*** Provided records Section Begins ***
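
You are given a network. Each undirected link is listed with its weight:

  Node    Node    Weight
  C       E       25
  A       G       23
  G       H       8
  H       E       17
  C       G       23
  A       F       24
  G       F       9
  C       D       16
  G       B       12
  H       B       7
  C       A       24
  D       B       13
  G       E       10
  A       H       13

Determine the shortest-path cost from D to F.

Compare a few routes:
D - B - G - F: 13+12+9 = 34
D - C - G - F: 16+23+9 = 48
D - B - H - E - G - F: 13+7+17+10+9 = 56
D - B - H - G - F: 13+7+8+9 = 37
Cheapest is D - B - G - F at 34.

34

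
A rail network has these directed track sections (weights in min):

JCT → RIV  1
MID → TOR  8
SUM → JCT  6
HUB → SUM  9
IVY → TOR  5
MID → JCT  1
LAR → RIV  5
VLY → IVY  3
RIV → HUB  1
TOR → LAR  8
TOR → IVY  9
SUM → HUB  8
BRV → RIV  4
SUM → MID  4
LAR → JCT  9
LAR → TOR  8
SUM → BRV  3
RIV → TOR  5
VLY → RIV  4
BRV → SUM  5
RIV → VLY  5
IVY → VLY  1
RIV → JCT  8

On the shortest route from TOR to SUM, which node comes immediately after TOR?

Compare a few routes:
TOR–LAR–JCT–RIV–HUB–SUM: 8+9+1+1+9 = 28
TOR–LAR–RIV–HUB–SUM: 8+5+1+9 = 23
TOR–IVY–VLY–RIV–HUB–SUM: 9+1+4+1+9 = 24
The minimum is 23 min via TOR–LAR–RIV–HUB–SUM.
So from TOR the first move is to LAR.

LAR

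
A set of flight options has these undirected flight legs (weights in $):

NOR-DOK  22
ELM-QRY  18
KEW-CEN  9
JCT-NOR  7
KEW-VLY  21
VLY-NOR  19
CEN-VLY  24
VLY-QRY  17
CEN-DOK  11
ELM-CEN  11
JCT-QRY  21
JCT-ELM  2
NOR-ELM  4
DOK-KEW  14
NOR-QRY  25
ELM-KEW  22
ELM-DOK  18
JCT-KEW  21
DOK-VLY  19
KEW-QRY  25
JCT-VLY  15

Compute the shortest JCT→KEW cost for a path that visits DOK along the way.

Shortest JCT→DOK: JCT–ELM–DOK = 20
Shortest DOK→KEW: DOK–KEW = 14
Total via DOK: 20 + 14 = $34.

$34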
*** Provided records Section Ends ***
Search the records for the string "these" and, wherever a line contains it, please copy that line.

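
A rail network has these directed track sections (weights in min):
A set of flight options has these undirected flight legs (weights in $):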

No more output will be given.